Take each line of the listing that has the string "Schmidt" and report it.

^^^^^^^^

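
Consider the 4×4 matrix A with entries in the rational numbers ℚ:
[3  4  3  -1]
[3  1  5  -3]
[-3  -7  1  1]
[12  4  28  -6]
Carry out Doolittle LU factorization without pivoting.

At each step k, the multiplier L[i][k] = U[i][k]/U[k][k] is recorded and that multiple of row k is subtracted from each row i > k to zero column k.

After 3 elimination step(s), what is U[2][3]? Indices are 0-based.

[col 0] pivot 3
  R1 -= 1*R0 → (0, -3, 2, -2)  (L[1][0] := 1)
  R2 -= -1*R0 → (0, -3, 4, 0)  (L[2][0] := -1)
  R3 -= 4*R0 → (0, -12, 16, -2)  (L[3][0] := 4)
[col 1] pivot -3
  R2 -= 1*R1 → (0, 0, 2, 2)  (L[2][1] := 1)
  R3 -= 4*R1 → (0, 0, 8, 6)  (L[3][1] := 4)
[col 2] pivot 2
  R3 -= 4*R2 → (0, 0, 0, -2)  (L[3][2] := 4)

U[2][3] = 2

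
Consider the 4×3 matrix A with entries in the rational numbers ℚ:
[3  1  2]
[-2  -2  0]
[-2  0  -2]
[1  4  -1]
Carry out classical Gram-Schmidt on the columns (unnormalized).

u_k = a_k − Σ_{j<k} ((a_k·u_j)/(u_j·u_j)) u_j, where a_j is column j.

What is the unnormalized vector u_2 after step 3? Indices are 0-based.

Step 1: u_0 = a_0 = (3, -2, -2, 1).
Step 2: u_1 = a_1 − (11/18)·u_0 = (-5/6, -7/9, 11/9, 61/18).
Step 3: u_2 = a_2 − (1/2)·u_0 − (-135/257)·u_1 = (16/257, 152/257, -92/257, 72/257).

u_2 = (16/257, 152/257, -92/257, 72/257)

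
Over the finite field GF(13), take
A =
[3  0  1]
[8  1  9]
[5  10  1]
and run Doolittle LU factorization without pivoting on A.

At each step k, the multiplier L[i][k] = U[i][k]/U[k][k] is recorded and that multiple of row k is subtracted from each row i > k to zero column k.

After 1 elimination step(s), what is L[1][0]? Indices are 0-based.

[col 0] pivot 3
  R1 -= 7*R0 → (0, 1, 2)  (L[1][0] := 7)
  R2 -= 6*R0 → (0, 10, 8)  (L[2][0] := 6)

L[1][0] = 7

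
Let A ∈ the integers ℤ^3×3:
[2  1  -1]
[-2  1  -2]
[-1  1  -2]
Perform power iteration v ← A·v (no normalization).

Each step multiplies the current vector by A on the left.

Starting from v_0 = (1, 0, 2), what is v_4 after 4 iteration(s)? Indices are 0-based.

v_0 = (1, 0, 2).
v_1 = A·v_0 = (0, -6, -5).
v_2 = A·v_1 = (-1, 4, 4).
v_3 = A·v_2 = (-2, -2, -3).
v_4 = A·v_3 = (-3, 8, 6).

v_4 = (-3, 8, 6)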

^^^^^^^^

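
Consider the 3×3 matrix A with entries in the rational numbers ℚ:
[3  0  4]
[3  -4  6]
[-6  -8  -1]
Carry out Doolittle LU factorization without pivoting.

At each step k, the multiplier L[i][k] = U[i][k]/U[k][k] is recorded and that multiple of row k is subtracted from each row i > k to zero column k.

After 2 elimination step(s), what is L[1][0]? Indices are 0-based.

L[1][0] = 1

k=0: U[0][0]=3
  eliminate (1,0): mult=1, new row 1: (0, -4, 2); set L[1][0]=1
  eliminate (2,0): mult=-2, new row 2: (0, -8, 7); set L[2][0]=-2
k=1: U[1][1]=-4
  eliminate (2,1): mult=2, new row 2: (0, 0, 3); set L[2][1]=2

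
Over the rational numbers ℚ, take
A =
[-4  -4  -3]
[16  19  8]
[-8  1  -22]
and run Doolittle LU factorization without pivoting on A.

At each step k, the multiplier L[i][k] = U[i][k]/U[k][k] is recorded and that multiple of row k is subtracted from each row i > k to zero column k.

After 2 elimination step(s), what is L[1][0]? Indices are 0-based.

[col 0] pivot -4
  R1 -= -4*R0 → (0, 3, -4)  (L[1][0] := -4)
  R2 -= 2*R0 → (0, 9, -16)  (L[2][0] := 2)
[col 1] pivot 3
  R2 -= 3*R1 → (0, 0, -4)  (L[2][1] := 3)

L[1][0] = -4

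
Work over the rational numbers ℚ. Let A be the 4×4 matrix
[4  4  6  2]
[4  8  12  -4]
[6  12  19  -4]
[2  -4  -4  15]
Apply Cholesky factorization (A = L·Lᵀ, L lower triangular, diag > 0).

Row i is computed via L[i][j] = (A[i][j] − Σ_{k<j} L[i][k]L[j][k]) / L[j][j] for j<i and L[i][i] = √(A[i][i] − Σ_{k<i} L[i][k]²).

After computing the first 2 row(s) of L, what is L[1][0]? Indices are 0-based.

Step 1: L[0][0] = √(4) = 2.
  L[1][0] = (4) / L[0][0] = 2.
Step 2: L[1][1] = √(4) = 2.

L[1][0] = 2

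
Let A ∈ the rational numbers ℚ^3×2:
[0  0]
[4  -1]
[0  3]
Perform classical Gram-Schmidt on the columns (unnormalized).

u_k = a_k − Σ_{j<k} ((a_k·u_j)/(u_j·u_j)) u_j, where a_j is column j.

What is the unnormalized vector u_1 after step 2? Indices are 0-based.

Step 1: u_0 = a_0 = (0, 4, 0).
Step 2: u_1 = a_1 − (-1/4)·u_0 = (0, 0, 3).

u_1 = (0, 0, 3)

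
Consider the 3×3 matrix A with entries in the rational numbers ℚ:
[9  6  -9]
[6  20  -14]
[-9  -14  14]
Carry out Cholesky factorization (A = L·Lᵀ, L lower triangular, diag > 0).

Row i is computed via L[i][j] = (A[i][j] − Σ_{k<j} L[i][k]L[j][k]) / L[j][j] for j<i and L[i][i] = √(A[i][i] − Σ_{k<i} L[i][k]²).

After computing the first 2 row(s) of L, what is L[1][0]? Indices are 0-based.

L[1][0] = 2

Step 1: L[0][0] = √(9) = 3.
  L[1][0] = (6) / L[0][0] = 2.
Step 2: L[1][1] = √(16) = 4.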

^^^^^^^^

▶ Result:
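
Carry out classical Gram-Schmidt on the columns (unnormalized).
Perform classical Gram-Schmidt on the columns (unnormalized).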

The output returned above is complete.